Activity: Could you repeat the whole listing below exactly as it stands?
━━━━━ Data provided ━━━━━
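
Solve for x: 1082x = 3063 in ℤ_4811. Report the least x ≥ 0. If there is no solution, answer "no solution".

3680

First find gcd(1082, 4811):
4811 = 4*1082 + 483
1082 = 2*483 + 116
483 = 4*116 + 19
116 = 6*19 + 2
19 = 9*2 + 1
2 = 2*1 + 0
gcd = 1, so a unique solution mod 4811 exists.
Back-substitute for the Bézout coefficients:
1 = 19 − 9·2
1 = −9·116 + 55·19
1 = 55·483 − 229·116
1 = −229·1082 + 513·483
1 = 513·4811 − 2281·1082
So 1082·(-2281) ≡ 1 (mod 4811), giving 1082⁻¹ ≡ 2530.
x ≡ 1082⁻¹·3063 ≡ 2530·3063 ≡ 3680 (mod 4811).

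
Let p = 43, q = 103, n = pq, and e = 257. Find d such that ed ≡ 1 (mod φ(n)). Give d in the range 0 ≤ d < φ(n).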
━━━━━
Response to the exercise:
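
Solve for x: 1082x = 3063 in ℤ_4811. Report the least x ≥ 0. If there is no solution, answer "no solution".

3680

First find gcd(1082, 4811):
4811 = 4*1082 + 483
1082 = 2*483 + 116
483 = 4*116 + 19
116 = 6*19 + 2
19 = 9*2 + 1
2 = 2*1 + 0
gcd = 1, so a unique solution mod 4811 exists.
Back-substitute for the Bézout coefficients:
1 = 19 − 9·2
1 = −9·116 + 55·19
1 = 55·483 − 229·116
1 = −229·1082 + 513·483
1 = 513·4811 − 2281·1082
So 1082·(-2281) ≡ 1 (mod 4811), giving 1082⁻¹ ≡ 2530.
x ≡ 1082⁻¹·3063 ≡ 2530·3063 ≡ 3680 (mod 4811).

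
Let p = 43, q = 103, n = pq, and e = 257. Find d such that ed ≡ 1 (mod φ(n)). Give d in the range 0 ≤ d < φ(n).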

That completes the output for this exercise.